## Problem description
Out of the entries that follow, copy each line containing "fastest".

★ ★ ★ ★ ★ ★ ★

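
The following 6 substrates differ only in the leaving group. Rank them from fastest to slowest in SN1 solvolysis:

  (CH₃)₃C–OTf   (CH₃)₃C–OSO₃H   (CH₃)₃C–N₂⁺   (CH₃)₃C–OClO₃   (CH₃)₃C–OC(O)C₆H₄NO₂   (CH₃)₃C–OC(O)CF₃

With the same alkyl group throughout, only the leaving group differentiates the rates.
The more stable X⁻ (or X) is on its own — i.e. the weaker a base it is — the better a leaving group it makes.
(CH₃)₃C–N₂⁺ loses N₂: no meaningful conjugate acid; N₂ departs as an exceptionally stable neutral molecule
(CH₃)₃C–OTf loses OTf⁻: pKₐ(CF₃SO₃H (triflic acid)) ≈ -14
(CH₃)₃C–OClO₃ loses ClO₄⁻: pKₐ(HClO₄) ≈ -10
(CH₃)₃C–OSO₃H loses HSO₄⁻: pKₐ(H₂SO₄) ≈ -3
(CH₃)₃C–OC(O)CF₃ loses CF₃COO⁻: pKₐ(CF₃COOH) ≈ 0.2
(CH₃)₃C–OC(O)C₆H₄NO₂ loses p-O₂N–C₆H₄–COO⁻: pKₐ(p-nitrobenzoic acid) ≈ 3.4

(CH₃)₃C–N₂⁺ > (CH₃)₃C–OTf > (CH₃)₃C–OClO₃ > (CH₃)₃C–OSO₃H > (CH₃)₃C–OC(O)CF₃ > (CH₃)₃C–OC(O)C₆H₄NO₂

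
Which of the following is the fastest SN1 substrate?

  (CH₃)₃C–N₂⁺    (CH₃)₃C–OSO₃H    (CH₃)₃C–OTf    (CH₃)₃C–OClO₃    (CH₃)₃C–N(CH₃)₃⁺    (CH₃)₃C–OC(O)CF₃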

★ ★ ★ ★ ★ ★ ★

## Solution for this exercise
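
The following 6 substrates differ only in the leaving group. Rank them from fastest to slowest in SN1 solvolysis:
Which of the following is the fastest SN1 substrate?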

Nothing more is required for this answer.